**Assignment**
Wherever a line of the data contains "points", copy that line.

**Material to process**
<<<<

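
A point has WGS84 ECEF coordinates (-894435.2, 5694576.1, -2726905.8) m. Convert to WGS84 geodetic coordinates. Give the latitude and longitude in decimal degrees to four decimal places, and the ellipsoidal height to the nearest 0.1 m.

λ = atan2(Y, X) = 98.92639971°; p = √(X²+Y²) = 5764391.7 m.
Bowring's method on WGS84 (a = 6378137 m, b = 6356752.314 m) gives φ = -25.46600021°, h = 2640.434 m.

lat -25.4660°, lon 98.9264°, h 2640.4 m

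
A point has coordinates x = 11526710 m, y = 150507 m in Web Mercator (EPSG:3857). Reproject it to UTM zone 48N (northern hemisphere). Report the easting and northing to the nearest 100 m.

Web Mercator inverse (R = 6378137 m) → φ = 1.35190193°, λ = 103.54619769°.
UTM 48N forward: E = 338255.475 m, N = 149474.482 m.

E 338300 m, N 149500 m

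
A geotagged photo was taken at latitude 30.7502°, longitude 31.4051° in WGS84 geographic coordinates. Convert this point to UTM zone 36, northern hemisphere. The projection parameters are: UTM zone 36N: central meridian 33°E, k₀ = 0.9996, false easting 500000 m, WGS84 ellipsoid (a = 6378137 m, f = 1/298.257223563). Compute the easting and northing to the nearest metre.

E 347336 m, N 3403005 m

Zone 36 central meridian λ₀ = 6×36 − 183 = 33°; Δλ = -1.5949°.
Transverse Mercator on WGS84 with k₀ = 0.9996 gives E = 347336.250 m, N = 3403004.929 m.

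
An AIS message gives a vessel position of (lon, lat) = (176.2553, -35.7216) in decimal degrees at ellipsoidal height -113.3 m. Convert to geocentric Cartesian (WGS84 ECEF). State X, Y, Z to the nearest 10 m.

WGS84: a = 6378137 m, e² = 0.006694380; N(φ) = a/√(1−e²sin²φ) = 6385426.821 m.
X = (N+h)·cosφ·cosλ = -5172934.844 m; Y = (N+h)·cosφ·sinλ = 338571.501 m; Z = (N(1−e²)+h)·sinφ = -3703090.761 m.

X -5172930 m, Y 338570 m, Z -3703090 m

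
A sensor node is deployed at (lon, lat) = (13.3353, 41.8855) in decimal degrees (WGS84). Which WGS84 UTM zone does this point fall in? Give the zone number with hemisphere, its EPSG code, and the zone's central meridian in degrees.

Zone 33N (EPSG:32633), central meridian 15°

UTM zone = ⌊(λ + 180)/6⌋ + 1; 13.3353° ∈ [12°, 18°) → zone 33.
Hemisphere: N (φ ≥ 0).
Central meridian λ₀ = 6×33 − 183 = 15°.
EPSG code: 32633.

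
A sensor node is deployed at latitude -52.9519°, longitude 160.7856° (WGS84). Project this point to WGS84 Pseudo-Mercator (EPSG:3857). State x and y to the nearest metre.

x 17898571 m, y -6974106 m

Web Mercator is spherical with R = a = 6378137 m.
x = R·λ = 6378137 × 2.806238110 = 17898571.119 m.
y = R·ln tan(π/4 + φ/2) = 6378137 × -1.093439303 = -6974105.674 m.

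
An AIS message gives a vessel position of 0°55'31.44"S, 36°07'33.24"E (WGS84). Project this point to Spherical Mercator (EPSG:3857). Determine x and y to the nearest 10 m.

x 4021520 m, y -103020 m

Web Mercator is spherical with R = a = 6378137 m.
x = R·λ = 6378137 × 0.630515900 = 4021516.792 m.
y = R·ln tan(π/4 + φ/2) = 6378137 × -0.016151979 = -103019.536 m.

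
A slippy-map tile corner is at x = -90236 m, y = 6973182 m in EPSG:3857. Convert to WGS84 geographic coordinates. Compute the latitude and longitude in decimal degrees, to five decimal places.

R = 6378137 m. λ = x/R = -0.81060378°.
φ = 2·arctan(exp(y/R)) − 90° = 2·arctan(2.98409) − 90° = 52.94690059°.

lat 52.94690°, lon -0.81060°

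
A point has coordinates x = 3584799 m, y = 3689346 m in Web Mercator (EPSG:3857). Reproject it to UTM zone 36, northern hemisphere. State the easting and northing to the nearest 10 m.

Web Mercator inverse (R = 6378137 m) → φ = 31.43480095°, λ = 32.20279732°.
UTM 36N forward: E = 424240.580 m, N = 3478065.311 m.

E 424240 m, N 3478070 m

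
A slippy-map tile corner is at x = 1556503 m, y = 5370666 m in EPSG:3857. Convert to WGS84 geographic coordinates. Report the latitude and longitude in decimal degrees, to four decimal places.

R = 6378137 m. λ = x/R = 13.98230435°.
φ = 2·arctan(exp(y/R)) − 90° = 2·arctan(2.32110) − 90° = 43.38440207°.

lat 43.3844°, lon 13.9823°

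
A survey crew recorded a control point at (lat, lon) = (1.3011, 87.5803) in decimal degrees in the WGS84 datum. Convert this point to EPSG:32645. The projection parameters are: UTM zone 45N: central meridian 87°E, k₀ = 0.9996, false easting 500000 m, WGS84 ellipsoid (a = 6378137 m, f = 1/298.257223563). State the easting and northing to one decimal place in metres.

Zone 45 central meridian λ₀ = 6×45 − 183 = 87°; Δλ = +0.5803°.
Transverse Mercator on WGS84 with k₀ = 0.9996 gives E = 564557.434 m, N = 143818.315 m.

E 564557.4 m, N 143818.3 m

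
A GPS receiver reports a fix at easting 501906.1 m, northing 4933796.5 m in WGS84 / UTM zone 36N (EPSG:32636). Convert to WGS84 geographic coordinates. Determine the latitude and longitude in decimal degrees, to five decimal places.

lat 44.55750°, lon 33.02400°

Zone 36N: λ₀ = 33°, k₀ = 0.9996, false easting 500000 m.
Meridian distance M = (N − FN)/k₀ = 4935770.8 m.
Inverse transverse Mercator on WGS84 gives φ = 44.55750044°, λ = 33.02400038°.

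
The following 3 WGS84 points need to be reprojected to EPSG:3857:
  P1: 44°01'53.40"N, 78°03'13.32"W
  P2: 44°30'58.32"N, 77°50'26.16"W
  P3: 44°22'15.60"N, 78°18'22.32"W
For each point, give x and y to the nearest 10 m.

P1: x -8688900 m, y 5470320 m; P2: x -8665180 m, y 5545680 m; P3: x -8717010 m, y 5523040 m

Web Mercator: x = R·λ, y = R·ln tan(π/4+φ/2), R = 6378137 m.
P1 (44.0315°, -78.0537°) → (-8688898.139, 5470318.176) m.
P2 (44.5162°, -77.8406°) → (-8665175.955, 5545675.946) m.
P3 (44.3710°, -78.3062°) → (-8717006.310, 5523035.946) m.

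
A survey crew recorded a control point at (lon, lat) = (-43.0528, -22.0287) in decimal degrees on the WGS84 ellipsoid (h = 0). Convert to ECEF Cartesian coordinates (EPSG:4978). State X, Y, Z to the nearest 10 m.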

>>>>
<<<<

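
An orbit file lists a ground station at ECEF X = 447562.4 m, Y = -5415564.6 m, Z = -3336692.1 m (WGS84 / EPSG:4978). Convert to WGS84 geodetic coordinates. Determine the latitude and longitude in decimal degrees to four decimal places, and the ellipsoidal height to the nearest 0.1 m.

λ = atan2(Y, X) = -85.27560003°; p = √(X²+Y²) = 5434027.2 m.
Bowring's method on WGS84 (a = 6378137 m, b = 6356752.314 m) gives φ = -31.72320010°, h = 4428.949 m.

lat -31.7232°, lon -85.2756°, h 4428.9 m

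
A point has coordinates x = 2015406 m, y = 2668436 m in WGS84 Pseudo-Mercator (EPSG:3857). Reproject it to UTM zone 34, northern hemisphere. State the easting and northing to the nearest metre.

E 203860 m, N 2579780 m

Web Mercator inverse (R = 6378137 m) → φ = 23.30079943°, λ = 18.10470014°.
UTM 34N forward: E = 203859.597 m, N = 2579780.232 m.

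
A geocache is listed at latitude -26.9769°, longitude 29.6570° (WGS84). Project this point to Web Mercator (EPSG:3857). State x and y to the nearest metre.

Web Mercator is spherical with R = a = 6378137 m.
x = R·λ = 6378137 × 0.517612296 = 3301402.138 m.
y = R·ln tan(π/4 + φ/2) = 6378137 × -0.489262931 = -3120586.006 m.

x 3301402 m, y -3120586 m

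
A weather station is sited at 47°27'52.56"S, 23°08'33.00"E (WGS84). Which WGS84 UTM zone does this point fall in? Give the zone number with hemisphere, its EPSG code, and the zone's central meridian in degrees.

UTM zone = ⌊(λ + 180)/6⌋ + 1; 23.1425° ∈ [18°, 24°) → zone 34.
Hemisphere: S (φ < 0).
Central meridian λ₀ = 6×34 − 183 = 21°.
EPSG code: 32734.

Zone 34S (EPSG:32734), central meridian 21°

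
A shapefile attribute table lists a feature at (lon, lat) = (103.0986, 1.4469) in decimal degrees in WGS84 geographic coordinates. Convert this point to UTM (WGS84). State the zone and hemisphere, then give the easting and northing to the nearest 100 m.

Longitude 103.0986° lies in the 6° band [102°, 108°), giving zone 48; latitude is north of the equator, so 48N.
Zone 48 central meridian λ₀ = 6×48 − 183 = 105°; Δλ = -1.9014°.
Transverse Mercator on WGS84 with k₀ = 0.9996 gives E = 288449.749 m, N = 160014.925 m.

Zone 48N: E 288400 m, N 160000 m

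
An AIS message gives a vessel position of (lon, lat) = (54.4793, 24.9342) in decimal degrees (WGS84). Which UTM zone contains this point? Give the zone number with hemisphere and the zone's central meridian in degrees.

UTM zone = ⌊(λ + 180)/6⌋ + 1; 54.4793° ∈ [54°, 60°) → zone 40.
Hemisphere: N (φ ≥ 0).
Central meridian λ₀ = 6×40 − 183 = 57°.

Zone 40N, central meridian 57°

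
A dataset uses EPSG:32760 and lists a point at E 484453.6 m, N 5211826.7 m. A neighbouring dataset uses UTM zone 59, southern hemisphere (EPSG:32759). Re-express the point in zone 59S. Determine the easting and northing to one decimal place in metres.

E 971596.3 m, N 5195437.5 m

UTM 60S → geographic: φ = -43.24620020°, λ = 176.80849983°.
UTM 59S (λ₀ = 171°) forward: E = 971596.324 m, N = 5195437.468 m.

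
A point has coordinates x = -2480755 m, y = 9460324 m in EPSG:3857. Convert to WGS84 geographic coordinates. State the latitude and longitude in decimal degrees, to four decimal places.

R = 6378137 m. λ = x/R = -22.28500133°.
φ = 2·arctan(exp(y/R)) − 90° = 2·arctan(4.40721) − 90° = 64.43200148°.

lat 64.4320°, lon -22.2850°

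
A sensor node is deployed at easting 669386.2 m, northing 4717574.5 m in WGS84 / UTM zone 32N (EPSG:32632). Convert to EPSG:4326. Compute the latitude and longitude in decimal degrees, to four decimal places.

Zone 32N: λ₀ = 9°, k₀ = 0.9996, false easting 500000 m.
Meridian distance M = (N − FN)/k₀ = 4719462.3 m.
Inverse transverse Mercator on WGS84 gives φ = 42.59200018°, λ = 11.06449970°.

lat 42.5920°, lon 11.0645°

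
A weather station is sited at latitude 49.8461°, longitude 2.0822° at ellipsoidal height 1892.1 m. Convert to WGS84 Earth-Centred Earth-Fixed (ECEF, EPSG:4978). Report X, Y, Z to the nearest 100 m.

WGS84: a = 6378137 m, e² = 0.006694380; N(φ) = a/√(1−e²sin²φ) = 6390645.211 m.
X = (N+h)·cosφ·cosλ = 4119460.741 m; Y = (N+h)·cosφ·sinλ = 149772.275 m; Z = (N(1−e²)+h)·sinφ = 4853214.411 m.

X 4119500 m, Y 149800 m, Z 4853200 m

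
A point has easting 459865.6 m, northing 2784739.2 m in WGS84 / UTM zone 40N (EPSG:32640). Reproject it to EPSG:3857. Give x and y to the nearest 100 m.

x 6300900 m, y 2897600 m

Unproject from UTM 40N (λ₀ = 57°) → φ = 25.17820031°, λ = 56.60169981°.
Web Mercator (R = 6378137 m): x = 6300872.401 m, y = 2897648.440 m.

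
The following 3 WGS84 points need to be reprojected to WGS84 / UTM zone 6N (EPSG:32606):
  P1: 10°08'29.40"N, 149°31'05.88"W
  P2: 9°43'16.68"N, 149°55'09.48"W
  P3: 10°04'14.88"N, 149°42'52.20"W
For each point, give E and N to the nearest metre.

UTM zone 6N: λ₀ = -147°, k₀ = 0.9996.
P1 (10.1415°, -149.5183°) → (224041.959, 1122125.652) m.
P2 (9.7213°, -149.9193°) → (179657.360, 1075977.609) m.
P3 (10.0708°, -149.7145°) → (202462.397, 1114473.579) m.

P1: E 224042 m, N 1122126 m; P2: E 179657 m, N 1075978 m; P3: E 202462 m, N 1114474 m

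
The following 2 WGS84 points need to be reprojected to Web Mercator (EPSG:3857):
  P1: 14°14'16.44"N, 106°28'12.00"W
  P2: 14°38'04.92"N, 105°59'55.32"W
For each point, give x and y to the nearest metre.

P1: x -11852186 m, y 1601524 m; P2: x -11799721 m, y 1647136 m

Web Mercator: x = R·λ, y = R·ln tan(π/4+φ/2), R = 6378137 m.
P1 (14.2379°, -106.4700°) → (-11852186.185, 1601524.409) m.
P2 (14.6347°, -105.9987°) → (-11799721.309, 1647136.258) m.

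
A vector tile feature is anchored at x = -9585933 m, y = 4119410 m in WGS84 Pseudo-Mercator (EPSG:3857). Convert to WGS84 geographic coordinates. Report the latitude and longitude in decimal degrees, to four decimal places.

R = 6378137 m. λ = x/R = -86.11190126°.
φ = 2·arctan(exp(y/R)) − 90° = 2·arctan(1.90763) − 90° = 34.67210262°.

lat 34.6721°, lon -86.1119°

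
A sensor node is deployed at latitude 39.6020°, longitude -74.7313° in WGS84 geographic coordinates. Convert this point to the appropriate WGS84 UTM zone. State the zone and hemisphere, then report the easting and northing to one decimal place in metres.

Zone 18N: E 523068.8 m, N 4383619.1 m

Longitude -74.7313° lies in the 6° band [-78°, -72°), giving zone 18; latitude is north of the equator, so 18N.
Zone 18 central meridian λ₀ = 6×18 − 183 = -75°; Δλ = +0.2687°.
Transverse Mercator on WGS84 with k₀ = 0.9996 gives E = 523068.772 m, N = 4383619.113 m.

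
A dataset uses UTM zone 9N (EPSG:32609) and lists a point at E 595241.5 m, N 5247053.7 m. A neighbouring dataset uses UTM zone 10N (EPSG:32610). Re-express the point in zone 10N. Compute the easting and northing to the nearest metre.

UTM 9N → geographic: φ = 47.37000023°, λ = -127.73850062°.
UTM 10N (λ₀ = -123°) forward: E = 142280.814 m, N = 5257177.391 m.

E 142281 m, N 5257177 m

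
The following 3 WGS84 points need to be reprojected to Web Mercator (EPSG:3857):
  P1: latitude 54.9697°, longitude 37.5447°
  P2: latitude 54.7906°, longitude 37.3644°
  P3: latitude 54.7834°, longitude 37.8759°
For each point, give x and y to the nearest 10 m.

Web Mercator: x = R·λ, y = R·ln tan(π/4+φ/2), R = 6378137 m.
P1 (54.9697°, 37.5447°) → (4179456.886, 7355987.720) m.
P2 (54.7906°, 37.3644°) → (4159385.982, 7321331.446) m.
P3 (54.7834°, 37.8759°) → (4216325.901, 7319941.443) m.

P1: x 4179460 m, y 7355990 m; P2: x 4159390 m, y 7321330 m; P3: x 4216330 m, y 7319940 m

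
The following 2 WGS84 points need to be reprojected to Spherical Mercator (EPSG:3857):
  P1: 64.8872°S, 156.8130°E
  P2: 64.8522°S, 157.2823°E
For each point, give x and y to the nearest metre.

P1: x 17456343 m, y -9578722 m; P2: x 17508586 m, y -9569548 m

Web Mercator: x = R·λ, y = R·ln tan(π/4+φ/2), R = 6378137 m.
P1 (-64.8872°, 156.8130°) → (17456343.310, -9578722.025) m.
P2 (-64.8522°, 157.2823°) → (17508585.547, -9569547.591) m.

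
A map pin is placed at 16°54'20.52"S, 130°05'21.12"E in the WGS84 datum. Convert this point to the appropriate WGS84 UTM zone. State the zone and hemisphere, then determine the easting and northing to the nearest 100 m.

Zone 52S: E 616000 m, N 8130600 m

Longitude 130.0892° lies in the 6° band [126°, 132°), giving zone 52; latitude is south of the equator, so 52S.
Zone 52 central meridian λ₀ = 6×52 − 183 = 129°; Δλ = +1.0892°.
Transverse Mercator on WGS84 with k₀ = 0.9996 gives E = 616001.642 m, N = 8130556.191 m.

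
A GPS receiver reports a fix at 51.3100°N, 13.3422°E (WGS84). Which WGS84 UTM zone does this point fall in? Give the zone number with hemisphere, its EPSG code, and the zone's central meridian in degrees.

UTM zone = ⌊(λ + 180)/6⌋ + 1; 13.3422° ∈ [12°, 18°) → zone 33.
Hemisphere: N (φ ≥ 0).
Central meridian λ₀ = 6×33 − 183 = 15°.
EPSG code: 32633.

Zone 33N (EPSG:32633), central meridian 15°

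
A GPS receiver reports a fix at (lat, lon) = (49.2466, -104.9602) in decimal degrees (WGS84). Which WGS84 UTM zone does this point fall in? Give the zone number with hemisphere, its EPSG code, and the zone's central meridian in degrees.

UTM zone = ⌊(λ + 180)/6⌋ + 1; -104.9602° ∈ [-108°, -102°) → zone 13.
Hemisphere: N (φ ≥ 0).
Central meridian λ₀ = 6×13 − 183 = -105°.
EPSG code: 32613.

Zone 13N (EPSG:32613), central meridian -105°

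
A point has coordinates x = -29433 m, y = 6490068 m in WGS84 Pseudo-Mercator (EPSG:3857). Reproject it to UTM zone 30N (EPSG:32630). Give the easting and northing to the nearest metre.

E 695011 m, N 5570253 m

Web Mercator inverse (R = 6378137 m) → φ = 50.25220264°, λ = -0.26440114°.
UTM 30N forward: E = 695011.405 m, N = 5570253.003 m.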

>>>>
<<<<

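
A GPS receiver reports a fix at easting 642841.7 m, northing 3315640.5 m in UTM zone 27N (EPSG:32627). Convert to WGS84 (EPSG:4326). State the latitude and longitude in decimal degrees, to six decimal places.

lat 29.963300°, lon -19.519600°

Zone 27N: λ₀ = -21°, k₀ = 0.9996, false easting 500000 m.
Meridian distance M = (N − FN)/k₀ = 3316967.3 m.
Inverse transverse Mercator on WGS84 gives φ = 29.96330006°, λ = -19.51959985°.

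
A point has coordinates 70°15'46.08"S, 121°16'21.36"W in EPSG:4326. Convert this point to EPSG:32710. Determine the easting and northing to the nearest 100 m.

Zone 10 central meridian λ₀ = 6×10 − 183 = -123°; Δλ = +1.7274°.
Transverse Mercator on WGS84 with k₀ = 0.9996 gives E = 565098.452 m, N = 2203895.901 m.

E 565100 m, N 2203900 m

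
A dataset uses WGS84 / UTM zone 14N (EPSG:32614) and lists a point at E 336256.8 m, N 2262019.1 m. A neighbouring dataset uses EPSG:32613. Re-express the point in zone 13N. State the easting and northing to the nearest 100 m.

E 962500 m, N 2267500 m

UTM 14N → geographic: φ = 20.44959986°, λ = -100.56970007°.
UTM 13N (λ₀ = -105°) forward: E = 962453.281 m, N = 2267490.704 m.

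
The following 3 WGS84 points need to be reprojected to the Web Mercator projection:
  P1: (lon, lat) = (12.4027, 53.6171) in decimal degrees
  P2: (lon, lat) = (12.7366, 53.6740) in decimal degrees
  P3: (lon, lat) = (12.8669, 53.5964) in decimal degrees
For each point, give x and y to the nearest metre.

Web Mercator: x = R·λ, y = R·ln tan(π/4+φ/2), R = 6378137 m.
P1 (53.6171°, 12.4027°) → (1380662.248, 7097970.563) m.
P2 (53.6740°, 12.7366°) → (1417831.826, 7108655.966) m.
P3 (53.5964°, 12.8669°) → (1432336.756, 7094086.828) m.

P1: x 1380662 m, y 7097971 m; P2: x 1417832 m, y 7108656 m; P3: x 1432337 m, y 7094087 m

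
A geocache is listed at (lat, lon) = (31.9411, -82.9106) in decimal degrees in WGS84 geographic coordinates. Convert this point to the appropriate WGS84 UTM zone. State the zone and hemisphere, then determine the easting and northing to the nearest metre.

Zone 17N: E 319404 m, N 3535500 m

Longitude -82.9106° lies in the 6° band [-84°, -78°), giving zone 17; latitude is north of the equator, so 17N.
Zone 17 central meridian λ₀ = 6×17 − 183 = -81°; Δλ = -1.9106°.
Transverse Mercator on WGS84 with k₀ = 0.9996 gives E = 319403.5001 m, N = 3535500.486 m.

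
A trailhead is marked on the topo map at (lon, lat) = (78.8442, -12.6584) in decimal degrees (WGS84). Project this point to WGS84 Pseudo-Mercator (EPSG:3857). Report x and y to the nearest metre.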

>>>>

**Result below**
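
The following 3 WGS84 points need to be reprojected to EPSG:3857:
The following 3 WGS84 points need to be reprojected to WGS84 / UTM zone 6N (EPSG:32606):
The following 2 WGS84 points need to be reprojected to Web Mercator (EPSG:3857):
The following 3 WGS84 points need to be reprojected to Web Mercator (EPSG:3857):
The following 2 WGS84 points need to be reprojected to Spherical Mercator (EPSG:3857):
The following 3 WGS84 points need to be reprojected to the Web Mercator projection: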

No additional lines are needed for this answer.